Given data Start Marker
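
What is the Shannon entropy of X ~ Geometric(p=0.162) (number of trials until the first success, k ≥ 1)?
2.7344 nats

We have X ~ Geometric(p=0.162) (number of trials until the first success, k ≥ 1).

The Shannon entropy measures the uncertainty or information content of the distribution.

For a Geometric distribution with p=0.162 (number of trials until the first success, k ≥ 1):
H(X) = 2.7344 nats

(In bits, this would be 3.9449 bits.)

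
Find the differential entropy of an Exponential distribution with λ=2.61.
0.0406 nats

We have X ~ Exponential(λ=2.61).

The differential entropy measures the uncertainty or information content of the distribution.

For an Exponential distribution with λ=2.61:
h(X) = 0.0406 nats

(In bits, this would be 0.0586 bits.)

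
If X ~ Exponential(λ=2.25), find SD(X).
0.4444

We have X ~ Exponential(λ=2.25).

For an Exponential distribution with λ=2.25:
σ = √Var(X) = 0.4444

The standard deviation is the square root of the variance.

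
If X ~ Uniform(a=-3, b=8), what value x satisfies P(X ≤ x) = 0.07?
-2.2300

We have X ~ Uniform(a=-3, b=8).

We want to find x such that P(X ≤ x) = 0.07.

This is the 7th percentile, which means 7% of values fall below this point.

Using the inverse CDF (quantile function):
x = F⁻¹(0.07) = -2.2300

Verification: P(X ≤ -2.2300) = 0.07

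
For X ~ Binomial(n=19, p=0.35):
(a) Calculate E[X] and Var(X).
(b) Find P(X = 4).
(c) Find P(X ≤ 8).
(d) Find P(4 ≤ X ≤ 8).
(a) E[X] = 6.6500, Var(X) = 4.3225
(b) P(X = 4) = 0.090857
(c) P(X ≤ 8) = 0.814506
(d) P(4 ≤ X ≤ 8) = 0.755367

We have X ~ Binomial(n=19, p=0.35).

(a) Moments:
E[X] = 6.6500
Var(X) = 4.3225
σ = √Var(X) = 2.0791

(b) Point probability using PMF:
P(X = 4) = 0.090857

(c) Cumulative probability using CDF:
P(X ≤ 8) = F(8) = 0.814506

(d) Range probability:
P(4 ≤ X ≤ 8) = P(X ≤ 8) - P(X ≤ 3)
                   = F(8) - F(3)
                   = 0.814506 - 0.059140
                   = 0.755367

This means approximately 75.5% of outcomes fall in the interval [4, 8].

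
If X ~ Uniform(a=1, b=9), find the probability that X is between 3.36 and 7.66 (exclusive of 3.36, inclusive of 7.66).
0.537500

We have X ~ Uniform(a=1, b=9).

To find P(3.36 < X ≤ 7.66), we use:
P(3.36 < X ≤ 7.66) = P(X ≤ 7.66) - P(X ≤ 3.36)
                 = F(7.66) - F(3.36)
                 = 0.832500 - 0.295000
                 = 0.537500

So there's approximately a 53.8% chance that X falls in this range.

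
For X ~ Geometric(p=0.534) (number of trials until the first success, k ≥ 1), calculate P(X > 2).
0.217156

We have X ~ Geometric(p=0.534) (number of trials until the first success, k ≥ 1).

P(X > 2) = 1 - P(X ≤ 2)
                = 1 - F(2)
                = 1 - 0.782844
                = 0.217156

So there's approximately a 21.7% chance that X exceeds 2.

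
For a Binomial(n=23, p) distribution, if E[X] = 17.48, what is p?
p = 0.76

For a Binomial(n, p) distribution:
E[X] = n × p

Given n = 23 and E[X] = 17.48:
17.48 = 23 × p
p = 17.48 / 23 = 0.76

Verification: Binomial(23, 0.76) has E[X] = 17.48 ✓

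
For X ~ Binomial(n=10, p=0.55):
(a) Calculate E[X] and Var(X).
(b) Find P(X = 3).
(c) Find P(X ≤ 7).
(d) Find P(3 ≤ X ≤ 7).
(a) E[X] = 5.5000, Var(X) = 2.4750
(b) P(X = 3) = 0.074603
(c) P(X ≤ 7) = 0.900440
(d) P(3 ≤ X ≤ 7) = 0.873049

We have X ~ Binomial(n=10, p=0.55).

(a) Moments:
E[X] = 5.5000
Var(X) = 2.4750
σ = √Var(X) = 1.5732

(b) Point probability using PMF:
P(X = 3) = 0.074603

(c) Cumulative probability using CDF:
P(X ≤ 7) = F(7) = 0.900440

(d) Range probability:
P(3 ≤ X ≤ 7) = P(X ≤ 7) - P(X ≤ 2)
                   = F(7) - F(2)
                   = 0.900440 - 0.027392
                   = 0.873049

This means approximately 87.3% of outcomes fall in the interval [3, 7].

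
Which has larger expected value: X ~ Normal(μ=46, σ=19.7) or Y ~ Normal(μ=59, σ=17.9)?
Y has larger mean (59.0000 > 46.0000)

Compute the expected value for each distribution:

X ~ Normal(μ=46, σ=19.7):
E[X] = 46.0000

Y ~ Normal(μ=59, σ=17.9):
E[Y] = 59.0000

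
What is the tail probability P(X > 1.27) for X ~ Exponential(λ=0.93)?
0.306941

We have X ~ Exponential(λ=0.93).

P(X > 1.27) = 1 - P(X ≤ 1.27)
                = 1 - F(1.27)
                = 1 - 0.693059
                = 0.306941

So there's approximately a 30.7% chance that X exceeds 1.27.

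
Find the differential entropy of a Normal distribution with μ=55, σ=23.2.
4.5631 nats

We have X ~ Normal(μ=55, σ=23.2).

The differential entropy measures the uncertainty or information content of the distribution.

For a Normal distribution with μ=55, σ=23.2:
h(X) = 4.5631 nats

(In bits, this would be 6.5831 bits.)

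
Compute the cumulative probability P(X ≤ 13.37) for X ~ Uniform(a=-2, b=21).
0.668261

We have X ~ Uniform(a=-2, b=21).

The CDF gives us P(X ≤ k).

Using the CDF:
P(X ≤ 13.37) = 0.668261

This means there's approximately a 66.8% chance that X is at most 13.37.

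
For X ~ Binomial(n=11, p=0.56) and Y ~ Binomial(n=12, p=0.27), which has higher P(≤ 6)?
Y has higher probability (P(Y ≤ 6) = 0.9781 > P(X ≤ 6) = 0.5764)

Compute P(≤ 6) for each distribution:

X ~ Binomial(n=11, p=0.56):
P(X ≤ 6) = 0.5764

Y ~ Binomial(n=12, p=0.27):
P(Y ≤ 6) = 0.9781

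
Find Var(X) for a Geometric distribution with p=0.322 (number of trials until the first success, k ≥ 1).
6.5391

We have X ~ Geometric(p=0.322) (number of trials until the first success, k ≥ 1).

For a Geometric distribution with p=0.322 (number of trials until the first success, k ≥ 1):
Var(X) = 6.5391

The variance measures the spread of the distribution around the mean.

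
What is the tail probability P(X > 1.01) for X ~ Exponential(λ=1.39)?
0.245637

We have X ~ Exponential(λ=1.39).

P(X > 1.01) = 1 - P(X ≤ 1.01)
                = 1 - F(1.01)
                = 1 - 0.754363
                = 0.245637

So there's approximately a 24.6% chance that X exceeds 1.01.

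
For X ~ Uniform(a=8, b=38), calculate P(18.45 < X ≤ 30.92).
0.415667

We have X ~ Uniform(a=8, b=38).

To find P(18.45 < X ≤ 30.92), we use:
P(18.45 < X ≤ 30.92) = P(X ≤ 30.92) - P(X ≤ 18.45)
                 = F(30.92) - F(18.45)
                 = 0.764000 - 0.348333
                 = 0.415667

So there's approximately a 41.6% chance that X falls in this range.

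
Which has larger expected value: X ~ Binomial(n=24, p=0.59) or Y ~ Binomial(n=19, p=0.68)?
X has larger mean (14.1600 > 12.9200)

Compute the expected value for each distribution:

X ~ Binomial(n=24, p=0.59):
E[X] = 14.1600

Y ~ Binomial(n=19, p=0.68):
E[Y] = 12.9200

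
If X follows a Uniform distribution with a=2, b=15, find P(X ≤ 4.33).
0.179231

We have X ~ Uniform(a=2, b=15).

The CDF gives us P(X ≤ k).

Using the CDF:
P(X ≤ 4.33) = 0.179231

This means there's approximately a 17.9% chance that X is at most 4.33.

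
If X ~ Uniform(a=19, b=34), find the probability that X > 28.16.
0.389333

We have X ~ Uniform(a=19, b=34).

P(X > 28.16) = 1 - P(X ≤ 28.16)
                = 1 - F(28.16)
                = 1 - 0.610667
                = 0.389333

So there's approximately a 38.9% chance that X exceeds 28.16.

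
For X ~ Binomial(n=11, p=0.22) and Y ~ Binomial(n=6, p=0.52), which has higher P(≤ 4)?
X has higher probability (P(X ≤ 4) = 0.9277 > P(Y ≤ 4) = 0.8707)

Compute P(≤ 4) for each distribution:

X ~ Binomial(n=11, p=0.22):
P(X ≤ 4) = 0.9277

Y ~ Binomial(n=6, p=0.52):
P(Y ≤ 4) = 0.8707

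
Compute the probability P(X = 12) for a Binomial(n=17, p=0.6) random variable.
0.137932

We have X ~ Binomial(n=17, p=0.6).

For a Binomial distribution, the PMF gives us the probability of each outcome.

Using the PMF formula:
P(X = 12) = 0.137932

Rounded to 4 decimal places: 0.1379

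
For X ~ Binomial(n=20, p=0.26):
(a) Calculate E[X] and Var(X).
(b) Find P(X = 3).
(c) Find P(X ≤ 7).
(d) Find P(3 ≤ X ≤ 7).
(a) E[X] = 5.2000, Var(X) = 3.8480
(b) P(X = 3) = 0.119885
(c) P(X ≤ 7) = 0.877534
(d) P(3 ≤ X ≤ 7) = 0.801203

We have X ~ Binomial(n=20, p=0.26).

(a) Moments:
E[X] = 5.2000
Var(X) = 3.8480
σ = √Var(X) = 1.9616

(b) Point probability using PMF:
P(X = 3) = 0.119885

(c) Cumulative probability using CDF:
P(X ≤ 7) = F(7) = 0.877534

(d) Range probability:
P(3 ≤ X ≤ 7) = P(X ≤ 7) - P(X ≤ 2)
                   = F(7) - F(2)
                   = 0.877534 - 0.076331
                   = 0.801203

This means approximately 80.1% of outcomes fall in the interval [3, 7].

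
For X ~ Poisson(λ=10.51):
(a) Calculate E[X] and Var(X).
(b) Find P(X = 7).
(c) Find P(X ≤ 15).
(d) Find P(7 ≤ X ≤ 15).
(a) E[X] = 10.5100, Var(X) = 10.5100
(b) P(X = 7) = 0.076622
(c) P(X ≤ 15) = 0.931226
(d) P(7 ≤ X ≤ 15) = 0.830105

We have X ~ Poisson(λ=10.51).

(a) Moments:
E[X] = 10.5100
Var(X) = 10.5100
σ = √Var(X) = 3.2419

(b) Point probability using PMF:
P(X = 7) = 0.076622

(c) Cumulative probability using CDF:
P(X ≤ 15) = F(15) = 0.931226

(d) Range probability:
P(7 ≤ X ≤ 15) = P(X ≤ 15) - P(X ≤ 6)
                   = F(15) - F(6)
                   = 0.931226 - 0.101121
                   = 0.830105

This means approximately 83.0% of outcomes fall in the interval [7, 15].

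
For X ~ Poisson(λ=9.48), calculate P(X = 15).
0.026213

We have X ~ Poisson(λ=9.48).

For a Poisson distribution, the PMF gives us the probability of each outcome.

Using the PMF formula:
P(X = 15) = 0.026213

Rounded to 4 decimal places: 0.0262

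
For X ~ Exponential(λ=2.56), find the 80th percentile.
0.6287

We have X ~ Exponential(λ=2.56).

We want to find x such that P(X ≤ x) = 0.8.

This is the 80th percentile, which means 80% of values fall below this point.

Using the inverse CDF (quantile function):
x = F⁻¹(0.8) = 0.6287

Verification: P(X ≤ 0.6287) = 0.8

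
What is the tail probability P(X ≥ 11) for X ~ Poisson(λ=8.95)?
0.288099

We have X ~ Poisson(λ=8.95).

For discrete distributions, P(X ≥ 11) = 1 - P(X ≤ 10).

P(X ≤ 10) = 0.711901
P(X ≥ 11) = 1 - 0.711901 = 0.288099

So there's approximately a 28.8% chance that X is at least 11.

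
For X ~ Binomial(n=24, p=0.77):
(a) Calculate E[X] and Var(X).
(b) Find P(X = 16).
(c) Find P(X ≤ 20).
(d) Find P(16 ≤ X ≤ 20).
(a) E[X] = 18.4800, Var(X) = 4.2504
(b) P(X = 16) = 0.087951
(c) P(X ≤ 20) = 0.836328
(d) P(16 ≤ X ≤ 20) = 0.757252

We have X ~ Binomial(n=24, p=0.77).

(a) Moments:
E[X] = 18.4800
Var(X) = 4.2504
σ = √Var(X) = 2.0616

(b) Point probability using PMF:
P(X = 16) = 0.087951

(c) Cumulative probability using CDF:
P(X ≤ 20) = F(20) = 0.836328

(d) Range probability:
P(16 ≤ X ≤ 20) = P(X ≤ 20) - P(X ≤ 15)
                   = F(20) - F(15)
                   = 0.836328 - 0.079075
                   = 0.757252

This means approximately 75.7% of outcomes fall in the interval [16, 20].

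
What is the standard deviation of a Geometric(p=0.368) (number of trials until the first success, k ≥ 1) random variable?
2.1603

We have X ~ Geometric(p=0.368) (number of trials until the first success, k ≥ 1).

For a Geometric distribution with p=0.368 (number of trials until the first success, k ≥ 1):
σ = √Var(X) = 2.1603

The standard deviation is the square root of the variance.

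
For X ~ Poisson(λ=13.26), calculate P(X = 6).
0.013158

We have X ~ Poisson(λ=13.26).

For a Poisson distribution, the PMF gives us the probability of each outcome.

Using the PMF formula:
P(X = 6) = 0.013158

Rounded to 4 decimal places: 0.0132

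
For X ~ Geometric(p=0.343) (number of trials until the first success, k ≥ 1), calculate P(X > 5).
0.122413

We have X ~ Geometric(p=0.343) (number of trials until the first success, k ≥ 1).

P(X > 5) = 1 - P(X ≤ 5)
                = 1 - F(5)
                = 1 - 0.877587
                = 0.122413

So there's approximately a 12.2% chance that X exceeds 5.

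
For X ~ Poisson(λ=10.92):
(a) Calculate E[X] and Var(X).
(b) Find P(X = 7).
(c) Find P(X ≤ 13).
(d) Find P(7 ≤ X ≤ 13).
(a) E[X] = 10.9200, Var(X) = 10.9200
(b) P(X = 7) = 0.066471
(c) P(X ≤ 13) = 0.788644
(d) P(7 ≤ X ≤ 13) = 0.706682

We have X ~ Poisson(λ=10.92).

(a) Moments:
E[X] = 10.9200
Var(X) = 10.9200
σ = √Var(X) = 3.3045

(b) Point probability using PMF:
P(X = 7) = 0.066471

(c) Cumulative probability using CDF:
P(X ≤ 13) = F(13) = 0.788644

(d) Range probability:
P(7 ≤ X ≤ 13) = P(X ≤ 13) - P(X ≤ 6)
                   = F(13) - F(6)
                   = 0.788644 - 0.081962
                   = 0.706682

This means approximately 70.7% of outcomes fall in the interval [7, 13].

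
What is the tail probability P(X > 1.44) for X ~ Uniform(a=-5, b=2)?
0.080000

We have X ~ Uniform(a=-5, b=2).

P(X > 1.44) = 1 - P(X ≤ 1.44)
                = 1 - F(1.44)
                = 1 - 0.920000
                = 0.080000

So there's approximately a 8.0% chance that X exceeds 1.44.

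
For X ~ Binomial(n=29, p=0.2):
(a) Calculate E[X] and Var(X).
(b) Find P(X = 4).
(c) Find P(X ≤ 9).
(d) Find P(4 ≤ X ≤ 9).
(a) E[X] = 5.8000, Var(X) = 4.6400
(b) P(X = 4) = 0.143566
(c) P(X ≤ 9) = 0.950736
(d) P(4 ≤ X ≤ 9) = 0.810356

We have X ~ Binomial(n=29, p=0.2).

(a) Moments:
E[X] = 5.8000
Var(X) = 4.6400
σ = √Var(X) = 2.1541

(b) Point probability using PMF:
P(X = 4) = 0.143566

(c) Cumulative probability using CDF:
P(X ≤ 9) = F(9) = 0.950736

(d) Range probability:
P(4 ≤ X ≤ 9) = P(X ≤ 9) - P(X ≤ 3)
                   = F(9) - F(3)
                   = 0.950736 - 0.140380
                   = 0.810356

This means approximately 81.0% of outcomes fall in the interval [4, 9].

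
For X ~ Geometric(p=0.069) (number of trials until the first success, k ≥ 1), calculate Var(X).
195.5472

We have X ~ Geometric(p=0.069) (number of trials until the first success, k ≥ 1).

For a Geometric distribution with p=0.069 (number of trials until the first success, k ≥ 1):
Var(X) = 195.5472

The variance measures the spread of the distribution around the mean.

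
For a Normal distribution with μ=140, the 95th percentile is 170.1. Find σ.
σ = 18.2995

For X ~ Normal(μ, σ), the p-th percentile satisfies x = μ + z_p × σ,
where z_p = Φ⁻¹(p) is the standard normal quantile.

Step 1: z_{0.95} = Φ⁻¹(0.95) = 1.6449

Step 2: Solve for σ:
170.1 = 140 + 1.6449 × σ
σ = (170.1 - 140) / 1.6449
σ = 30.10 / 1.6449
σ = 18.2995

Verification: μ + z × σ = 140 + 1.6449 × 18.2995 = 170.10 ✓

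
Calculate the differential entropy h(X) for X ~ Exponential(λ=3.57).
-0.2726 nats

We have X ~ Exponential(λ=3.57).

The differential entropy measures the uncertainty or information content of the distribution.

For an Exponential distribution with λ=3.57:
h(X) = -0.2726 nats

(In bits, this would be -0.3932 bits.)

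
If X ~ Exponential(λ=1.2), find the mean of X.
0.8333

We have X ~ Exponential(λ=1.2).

For an Exponential distribution with λ=1.2:
E[X] = 0.8333

This is the expected (average) value of X.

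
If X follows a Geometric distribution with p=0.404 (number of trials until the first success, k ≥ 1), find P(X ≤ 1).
0.404000

We have X ~ Geometric(p=0.404) (number of trials until the first success, k ≥ 1).

The CDF gives us P(X ≤ k).

Using the CDF:
P(X ≤ 1) = 0.404000

This means there's approximately a 40.4% chance that X is at most 1.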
Given data End Marker
# Exercise brief
Retype every line up to and including the one that contains "(c) Find P(X ≤ 8).", beginning at the first line of the records, with no edits.

# Problem solution
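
What is the Shannon entropy of X ~ Geometric(p=0.162) (number of trials until the first success, k ≥ 1)?
2.7344 nats

We have X ~ Geometric(p=0.162) (number of trials until the first success, k ≥ 1).

The Shannon entropy measures the uncertainty or information content of the distribution.

For a Geometric distribution with p=0.162 (number of trials until the first success, k ≥ 1):
H(X) = 2.7344 nats

(In bits, this would be 3.9449 bits.)

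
Find the differential entropy of an Exponential distribution with λ=2.61.
0.0406 nats

We have X ~ Exponential(λ=2.61).

The differential entropy measures the uncertainty or information content of the distribution.

For an Exponential distribution with λ=2.61:
h(X) = 0.0406 nats

(In bits, this would be 0.0586 bits.)

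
If X ~ Exponential(λ=2.25), find SD(X).
0.4444

We have X ~ Exponential(λ=2.25).

For an Exponential distribution with λ=2.25:
σ = √Var(X) = 0.4444

The standard deviation is the square root of the variance.

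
If X ~ Uniform(a=-3, b=8), what value x satisfies P(X ≤ x) = 0.07?
-2.2300

We have X ~ Uniform(a=-3, b=8).

We want to find x such that P(X ≤ x) = 0.07.

This is the 7th percentile, which means 7% of values fall below this point.

Using the inverse CDF (quantile function):
x = F⁻¹(0.07) = -2.2300

Verification: P(X ≤ -2.2300) = 0.07

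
For X ~ Binomial(n=19, p=0.35):
(a) Calculate E[X] and Var(X).
(b) Find P(X = 4).
(c) Find P(X ≤ 8).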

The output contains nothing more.